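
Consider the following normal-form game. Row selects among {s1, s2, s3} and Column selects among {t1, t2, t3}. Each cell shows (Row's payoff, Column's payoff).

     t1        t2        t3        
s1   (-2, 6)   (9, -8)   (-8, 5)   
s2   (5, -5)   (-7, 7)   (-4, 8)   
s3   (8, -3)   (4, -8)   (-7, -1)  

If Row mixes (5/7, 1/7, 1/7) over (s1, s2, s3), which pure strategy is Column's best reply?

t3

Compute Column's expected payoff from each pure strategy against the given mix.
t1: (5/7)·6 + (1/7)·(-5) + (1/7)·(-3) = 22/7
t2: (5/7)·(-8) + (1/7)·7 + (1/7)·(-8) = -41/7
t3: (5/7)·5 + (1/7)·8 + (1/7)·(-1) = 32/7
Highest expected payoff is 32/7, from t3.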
====
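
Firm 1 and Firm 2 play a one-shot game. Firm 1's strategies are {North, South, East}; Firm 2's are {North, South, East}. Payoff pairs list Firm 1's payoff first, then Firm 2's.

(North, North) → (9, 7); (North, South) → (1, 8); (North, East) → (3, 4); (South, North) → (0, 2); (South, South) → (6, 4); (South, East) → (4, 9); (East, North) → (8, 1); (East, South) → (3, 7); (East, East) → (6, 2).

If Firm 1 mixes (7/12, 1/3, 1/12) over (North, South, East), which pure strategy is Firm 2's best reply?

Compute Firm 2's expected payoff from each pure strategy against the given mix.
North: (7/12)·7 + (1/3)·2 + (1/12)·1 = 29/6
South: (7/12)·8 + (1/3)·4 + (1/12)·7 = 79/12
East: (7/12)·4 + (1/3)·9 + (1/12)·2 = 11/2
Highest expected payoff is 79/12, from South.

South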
====
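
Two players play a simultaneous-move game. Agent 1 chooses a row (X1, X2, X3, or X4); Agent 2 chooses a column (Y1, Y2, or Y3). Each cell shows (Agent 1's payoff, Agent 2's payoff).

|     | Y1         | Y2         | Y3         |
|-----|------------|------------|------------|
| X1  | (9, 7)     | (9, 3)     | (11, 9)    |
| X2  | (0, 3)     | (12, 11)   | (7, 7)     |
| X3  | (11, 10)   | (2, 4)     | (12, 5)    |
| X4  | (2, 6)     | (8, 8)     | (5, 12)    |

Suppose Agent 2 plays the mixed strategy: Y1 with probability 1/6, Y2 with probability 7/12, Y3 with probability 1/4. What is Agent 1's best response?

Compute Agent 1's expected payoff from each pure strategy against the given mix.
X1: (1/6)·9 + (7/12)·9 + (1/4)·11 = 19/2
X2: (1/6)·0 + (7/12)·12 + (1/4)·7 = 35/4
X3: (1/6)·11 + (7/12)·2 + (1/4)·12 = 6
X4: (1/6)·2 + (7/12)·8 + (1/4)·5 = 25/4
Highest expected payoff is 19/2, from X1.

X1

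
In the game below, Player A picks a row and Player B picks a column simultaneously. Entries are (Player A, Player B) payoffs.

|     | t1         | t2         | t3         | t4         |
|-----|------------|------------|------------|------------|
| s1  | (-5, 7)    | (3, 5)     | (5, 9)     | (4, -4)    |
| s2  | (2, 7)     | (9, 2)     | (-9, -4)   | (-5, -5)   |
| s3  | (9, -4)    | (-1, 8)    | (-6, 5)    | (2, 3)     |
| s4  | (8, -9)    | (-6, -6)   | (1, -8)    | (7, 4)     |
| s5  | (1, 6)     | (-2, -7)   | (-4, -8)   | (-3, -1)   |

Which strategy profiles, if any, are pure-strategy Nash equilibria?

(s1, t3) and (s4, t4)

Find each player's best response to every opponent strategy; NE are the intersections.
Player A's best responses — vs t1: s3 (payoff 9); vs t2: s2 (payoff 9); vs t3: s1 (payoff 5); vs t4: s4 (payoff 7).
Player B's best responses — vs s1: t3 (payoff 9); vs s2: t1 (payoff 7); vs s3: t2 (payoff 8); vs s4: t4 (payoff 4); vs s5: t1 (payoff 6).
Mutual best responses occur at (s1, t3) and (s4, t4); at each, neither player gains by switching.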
====
* _EXERCISE BRIEF_: In the listing above, locate each line with "shows" and copy it.

* _WRITTEN REPLY_:
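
Consider the following normal-form game. Row selects among {s1, s2, s3} and Column selects among {t1, t2, t3}. Each cell shows (Row's payoff, Column's payoff).
Two players play a simultaneous-move game. Agent 1 chooses a row (X1, X2, X3, or X4); Agent 2 chooses a column (Y1, Y2, or Y3). Each cell shows (Agent 1's payoff, Agent 2's payoff).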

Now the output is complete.